● **Exercise prompt**: Copy every line of the listing that holds the string "What".

● **Dataset content**:
◇ ◇ ◇
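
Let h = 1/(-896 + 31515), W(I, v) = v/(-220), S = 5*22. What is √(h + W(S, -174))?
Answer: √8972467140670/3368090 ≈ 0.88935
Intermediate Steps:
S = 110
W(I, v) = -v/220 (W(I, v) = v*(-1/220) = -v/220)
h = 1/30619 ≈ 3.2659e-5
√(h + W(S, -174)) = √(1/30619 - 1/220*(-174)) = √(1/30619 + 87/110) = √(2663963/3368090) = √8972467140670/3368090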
◇ ◇ ◇
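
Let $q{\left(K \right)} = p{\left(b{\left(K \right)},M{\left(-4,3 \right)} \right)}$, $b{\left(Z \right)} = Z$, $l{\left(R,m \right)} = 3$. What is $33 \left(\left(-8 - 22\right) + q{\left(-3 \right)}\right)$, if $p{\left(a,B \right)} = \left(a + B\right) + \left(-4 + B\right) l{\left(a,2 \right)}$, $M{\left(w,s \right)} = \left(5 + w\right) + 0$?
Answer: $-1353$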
◇ ◇ ◇
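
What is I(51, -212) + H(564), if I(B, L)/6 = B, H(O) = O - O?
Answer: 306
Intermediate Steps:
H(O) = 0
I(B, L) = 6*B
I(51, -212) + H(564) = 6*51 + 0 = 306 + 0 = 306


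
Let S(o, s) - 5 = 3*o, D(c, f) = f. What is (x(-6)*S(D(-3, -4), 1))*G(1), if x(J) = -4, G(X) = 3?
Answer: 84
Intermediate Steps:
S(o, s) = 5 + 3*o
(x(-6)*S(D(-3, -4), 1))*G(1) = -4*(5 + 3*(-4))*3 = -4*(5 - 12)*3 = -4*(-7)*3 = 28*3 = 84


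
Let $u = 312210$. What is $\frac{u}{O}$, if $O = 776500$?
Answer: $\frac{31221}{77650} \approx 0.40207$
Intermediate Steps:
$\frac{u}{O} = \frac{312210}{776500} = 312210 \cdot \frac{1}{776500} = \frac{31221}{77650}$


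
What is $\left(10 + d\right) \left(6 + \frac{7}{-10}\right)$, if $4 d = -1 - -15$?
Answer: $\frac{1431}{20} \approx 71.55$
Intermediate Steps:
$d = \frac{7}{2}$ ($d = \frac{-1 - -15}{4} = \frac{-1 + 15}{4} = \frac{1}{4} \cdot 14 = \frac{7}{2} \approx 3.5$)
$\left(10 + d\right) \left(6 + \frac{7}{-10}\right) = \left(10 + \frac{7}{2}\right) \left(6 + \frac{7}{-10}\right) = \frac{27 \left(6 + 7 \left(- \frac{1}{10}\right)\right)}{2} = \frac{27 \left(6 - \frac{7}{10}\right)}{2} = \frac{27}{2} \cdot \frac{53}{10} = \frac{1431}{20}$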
◇ ◇ ◇
● **Final answer**:
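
Let h = 1/(-896 + 31515), W(I, v) = v/(-220), S = 5*22. What is √(h + W(S, -174))?
Let $q{\left(K \right)} = p{\left(b{\left(K \right)},M{\left(-4,3 \right)} \right)}$, $b{\left(Z \right)} = Z$, $l{\left(R,m \right)} = 3$. What is $33 \left(\left(-8 - 22\right) + q{\left(-3 \right)}\right)$, if $p{\left(a,B \right)} = \left(a + B\right) + \left(-4 + B\right) l{\left(a,2 \right)}$, $M{\left(w,s \right)} = \left(5 + w\right) + 0$?
What is I(51, -212) + H(564), if I(B, L)/6 = B, H(O) = O - O?
Let S(o, s) - 5 = 3*o, D(c, f) = f. What is (x(-6)*S(D(-3, -4), 1))*G(1), if x(J) = -4, G(X) = 3?
Let $u = 312210$. What is $\frac{u}{O}$, if $O = 776500$?
What is $\left(10 + d\right) \left(6 + \frac{7}{-10}\right)$, if $4 d = -1 - -15$?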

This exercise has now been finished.